ABOUT THIS EXERCISE
Every line below must be reproduced exactly. Copy them all.
*** Opening of RECORDS SUPPLIED ***
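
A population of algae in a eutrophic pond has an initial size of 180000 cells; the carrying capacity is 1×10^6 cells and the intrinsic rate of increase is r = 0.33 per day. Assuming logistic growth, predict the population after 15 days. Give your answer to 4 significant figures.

A = (K − N₀)/N₀ = (1×10^6 − 180000)/180000 = 4.5556.
N(t) = K/(1 + A·e^(−rt)) = 1×10^6/(1 + 4.5556×e^(−0.33×15)).
e^(−4.95) = 0.0070834; denominator = 1 + 4.5556×0.0070834 = 1.0323.
N = 1×10^6/1.0323 = 968740.

968700 cells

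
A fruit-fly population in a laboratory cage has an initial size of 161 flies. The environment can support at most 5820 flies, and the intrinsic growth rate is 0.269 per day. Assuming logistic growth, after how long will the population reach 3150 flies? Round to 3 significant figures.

A = (K − N₀)/N₀ = (5820 − 161)/161 = 35.149.
Solve 5820/(1 + 35.149·e^(−0.269t)) = 3150: 1 + 35.149·e^(−0.269t) = 1.8476, so e^(−0.269t) = 0.024115.
−0.269·t = ln(0.024115) = -3.7249, so t = 3.7249/0.269 = 13.847.

13.8 days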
*** Close of RECORDS SUPPLIED ***
RESPONSE AREA
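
A population of algae in a eutrophic pond has an initial size of 180000 cells; the carrying capacity is 1×10^6 cells and the intrinsic rate of increase is r = 0.33 per day. Assuming logistic growth, predict the population after 15 days. Give your answer to 4 significant figures.

A = (K − N₀)/N₀ = (1×10^6 − 180000)/180000 = 4.5556.
N(t) = K/(1 + A·e^(−rt)) = 1×10^6/(1 + 4.5556×e^(−0.33×15)).
e^(−4.95) = 0.0070834; denominator = 1 + 4.5556×0.0070834 = 1.0323.
N = 1×10^6/1.0323 = 968740.

968700 cells

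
A fruit-fly population in a laboratory cage has an initial size of 161 flies. The environment can support at most 5820 flies, and the intrinsic growth rate is 0.269 per day. Assuming logistic growth, after how long will the population reach 3150 flies? Round to 3 significant figures.

A = (K − N₀)/N₀ = (5820 − 161)/161 = 35.149.
Solve 5820/(1 + 35.149·e^(−0.269t)) = 3150: 1 + 35.149·e^(−0.269t) = 1.8476, so e^(−0.269t) = 0.024115.
−0.269·t = ln(0.024115) = -3.7249, so t = 3.7249/0.269 = 13.847.

13.8 days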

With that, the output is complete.